*** Extracted entries ***

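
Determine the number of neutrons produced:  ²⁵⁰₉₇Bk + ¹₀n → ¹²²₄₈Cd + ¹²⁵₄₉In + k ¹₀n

Conserve mass number: 251 = 122 + 125 + k, so k = 251 − 247 = 4.
Check atomic number: 97 = 48 + 49 + 0 = 97. ✓

4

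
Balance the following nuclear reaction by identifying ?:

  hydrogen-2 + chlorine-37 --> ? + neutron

Ar-38

Conserve mass number: 2 + 37 = A + 1, so A = 38.
Conserve atomic number: 1 + 17 = Z + 0, so Z = 18.
Z = 18 is argon, so the species is argon-38.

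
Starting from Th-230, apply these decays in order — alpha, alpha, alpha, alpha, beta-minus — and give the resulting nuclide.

Bi-214

Start: (A, Z) = (230, 90).
After α: (226, 88).
After α: (222, 86).
After α: (218, 84).
After α: (214, 82).
After β⁻: (214, 83).
Z = 83 is bismuth.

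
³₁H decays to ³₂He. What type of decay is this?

beta-minus decay

ΔA = 3 − 3 = 0; ΔZ = 2 − 1 = +1.
A is unchanged and Z rises by 1 — a neutron has become a proton (β⁻ decay).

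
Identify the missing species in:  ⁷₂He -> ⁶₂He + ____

Conserve mass number: 7 = 6 + A, so A = 1.
Conserve atomic number: 2 = 2 + Z, so Z = 0.
A = 1 and Z = 0 is ¹₀n — a neutron.

neutron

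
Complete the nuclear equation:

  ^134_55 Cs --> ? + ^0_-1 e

Conserve mass number: 134 = A + 0, so A = 134.
Conserve atomic number: 55 = Z − 1, so Z = 56.
Z = 56 is barium, so the species is ^134_56 Ba.

Ba-134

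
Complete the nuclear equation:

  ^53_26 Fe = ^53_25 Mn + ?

Conserve mass number: 53 = 53 + A, so A = 0.
Conserve atomic number: 26 = 25 + Z, so Z = 1.
A = 0 and Z = 1 is ^0_1 e — a positron.

positron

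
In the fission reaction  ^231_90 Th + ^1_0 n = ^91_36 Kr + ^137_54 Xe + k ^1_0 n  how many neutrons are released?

4

Conserve mass number: 232 = 91 + 137 + k, so k = 232 − 228 = 4.
Check atomic number: 90 = 36 + 54 + 0 = 90. ✓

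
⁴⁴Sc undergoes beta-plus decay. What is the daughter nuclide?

Ca-44

Beta-plus decay: mass number changes by +0, atomic number by -1.
A: 44 = 44; Z: 21 − 1 = 20.
Z = 20 is calcium, so the daughter is ⁴⁴Ca.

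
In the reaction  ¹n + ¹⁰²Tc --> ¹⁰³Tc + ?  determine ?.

gamma ray

Conserve mass number: 1 + 102 = 103 + A, so A = 0.
Conserve atomic number: 0 + 43 = 43 + Z, so Z = 0.
A = 0 and Z = 0 is γ — a gamma ray.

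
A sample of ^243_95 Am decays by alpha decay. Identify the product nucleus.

Np-239

Alpha decay: mass number changes by -4, atomic number by -2.
A: 243 − 4 = 239; Z: 95 − 2 = 93.
Z = 93 is neptunium, so the daughter is ^239_93 Np.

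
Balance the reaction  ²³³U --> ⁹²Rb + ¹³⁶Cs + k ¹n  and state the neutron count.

5

Conserve mass number: 233 = 92 + 136 + k, so k = 233 − 228 = 5.
Check atomic number: 92 = 37 + 55 + 0 = 92. ✓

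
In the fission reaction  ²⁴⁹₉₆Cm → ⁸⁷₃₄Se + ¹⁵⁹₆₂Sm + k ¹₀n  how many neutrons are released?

Conserve mass number: 249 = 87 + 159 + k, so k = 249 − 246 = 3.
Check atomic number: 96 = 34 + 62 + 0 = 96. ✓

3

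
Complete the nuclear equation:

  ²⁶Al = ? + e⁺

Mg-26

Conserve mass number: 26 = A + 0, so A = 26.
Conserve atomic number: 13 = Z + 1, so Z = 12.
Z = 12 is magnesium, so the species is ²⁶Mg.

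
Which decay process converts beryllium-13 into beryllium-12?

ΔA = 12 − 13 = -1; ΔZ = 4 − 4 = +0.
A drops by 1 with Z unchanged — a neutron was emitted.

neutron emission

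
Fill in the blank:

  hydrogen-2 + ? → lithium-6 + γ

alpha particle

Conserve mass number: 2 + A = 6 + 0, so A = 4.
Conserve atomic number: 1 + Z = 3 + 0, so Z = 2.
A = 4 and Z = 2 is helium-4 — an alpha particle.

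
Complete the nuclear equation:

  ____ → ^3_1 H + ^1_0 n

Conserve mass number: A = 3 + 1, so A = 4.
Conserve atomic number: Z = 1 + 0, so Z = 1.
Z = 1 is hydrogen, so the species is ^4_1 H.

H-4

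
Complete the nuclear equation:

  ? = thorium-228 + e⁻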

*** End of Extracted entries ***

**Exercise directions**
Take the entries above and transcribe them exactly as they stand.

**Result for this exercise**
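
Determine the number of neutrons produced:  ²⁵⁰₉₇Bk + ¹₀n → ¹²²₄₈Cd + ¹²⁵₄₉In + k ¹₀n

Conserve mass number: 251 = 122 + 125 + k, so k = 251 − 247 = 4.
Check atomic number: 97 = 48 + 49 + 0 = 97. ✓

4

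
Balance the following nuclear reaction by identifying ?:

  hydrogen-2 + chlorine-37 --> ? + neutron

Ar-38

Conserve mass number: 2 + 37 = A + 1, so A = 38.
Conserve atomic number: 1 + 17 = Z + 0, so Z = 18.
Z = 18 is argon, so the species is argon-38.

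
Starting from Th-230, apply these decays in order — alpha, alpha, alpha, alpha, beta-minus — and give the resulting nuclide.

Bi-214

Start: (A, Z) = (230, 90).
After α: (226, 88).
After α: (222, 86).
After α: (218, 84).
After α: (214, 82).
After β⁻: (214, 83).
Z = 83 is bismuth.

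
³₁H decays to ³₂He. What type of decay is this?

beta-minus decay

ΔA = 3 − 3 = 0; ΔZ = 2 − 1 = +1.
A is unchanged and Z rises by 1 — a neutron has become a proton (β⁻ decay).

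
Identify the missing species in:  ⁷₂He -> ⁶₂He + ____

Conserve mass number: 7 = 6 + A, so A = 1.
Conserve atomic number: 2 = 2 + Z, so Z = 0.
A = 1 and Z = 0 is ¹₀n — a neutron.

neutron

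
Complete the nuclear equation:

  ^134_55 Cs --> ? + ^0_-1 e

Conserve mass number: 134 = A + 0, so A = 134.
Conserve atomic number: 55 = Z − 1, so Z = 56.
Z = 56 is barium, so the species is ^134_56 Ba.

Ba-134

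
Complete the nuclear equation:

  ^53_26 Fe = ^53_25 Mn + ?

Conserve mass number: 53 = 53 + A, so A = 0.
Conserve atomic number: 26 = 25 + Z, so Z = 1.
A = 0 and Z = 1 is ^0_1 e — a positron.

positron

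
In the fission reaction  ^231_90 Th + ^1_0 n = ^91_36 Kr + ^137_54 Xe + k ^1_0 n  how many neutrons are released?

4

Conserve mass number: 232 = 91 + 137 + k, so k = 232 − 228 = 4.
Check atomic number: 90 = 36 + 54 + 0 = 90. ✓

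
⁴⁴Sc undergoes beta-plus decay. What is the daughter nuclide?

Ca-44

Beta-plus decay: mass number changes by +0, atomic number by -1.
A: 44 = 44; Z: 21 − 1 = 20.
Z = 20 is calcium, so the daughter is ⁴⁴Ca.

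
In the reaction  ¹n + ¹⁰²Tc --> ¹⁰³Tc + ?  determine ?.

gamma ray

Conserve mass number: 1 + 102 = 103 + A, so A = 0.
Conserve atomic number: 0 + 43 = 43 + Z, so Z = 0.
A = 0 and Z = 0 is γ — a gamma ray.

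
A sample of ^243_95 Am decays by alpha decay. Identify the product nucleus.

Np-239

Alpha decay: mass number changes by -4, atomic number by -2.
A: 243 − 4 = 239; Z: 95 − 2 = 93.
Z = 93 is neptunium, so the daughter is ^239_93 Np.

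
Balance the reaction  ²³³U --> ⁹²Rb + ¹³⁶Cs + k ¹n  and state the neutron count.

5

Conserve mass number: 233 = 92 + 136 + k, so k = 233 − 228 = 5.
Check atomic number: 92 = 37 + 55 + 0 = 92. ✓

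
In the fission reaction  ²⁴⁹₉₆Cm → ⁸⁷₃₄Se + ¹⁵⁹₆₂Sm + k ¹₀n  how many neutrons are released?

Conserve mass number: 249 = 87 + 159 + k, so k = 249 − 246 = 3.
Check atomic number: 96 = 34 + 62 + 0 = 96. ✓

3

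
Complete the nuclear equation:

  ²⁶Al = ? + e⁺

Mg-26

Conserve mass number: 26 = A + 0, so A = 26.
Conserve atomic number: 13 = Z + 1, so Z = 12.
Z = 12 is magnesium, so the species is ²⁶Mg.

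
Which decay process converts beryllium-13 into beryllium-12?

ΔA = 12 − 13 = -1; ΔZ = 4 − 4 = +0.
A drops by 1 with Z unchanged — a neutron was emitted.

neutron emission

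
Fill in the blank:

  hydrogen-2 + ? → lithium-6 + γ

alpha particle

Conserve mass number: 2 + A = 6 + 0, so A = 4.
Conserve atomic number: 1 + Z = 3 + 0, so Z = 2.
A = 4 and Z = 2 is helium-4 — an alpha particle.

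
Complete the nuclear equation:

  ____ → ^3_1 H + ^1_0 n

Conserve mass number: A = 3 + 1, so A = 4.
Conserve atomic number: Z = 1 + 0, so Z = 1.
Z = 1 is hydrogen, so the species is ^4_1 H.

H-4

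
Complete the nuclear equation:

  ? = thorium-228 + e⁻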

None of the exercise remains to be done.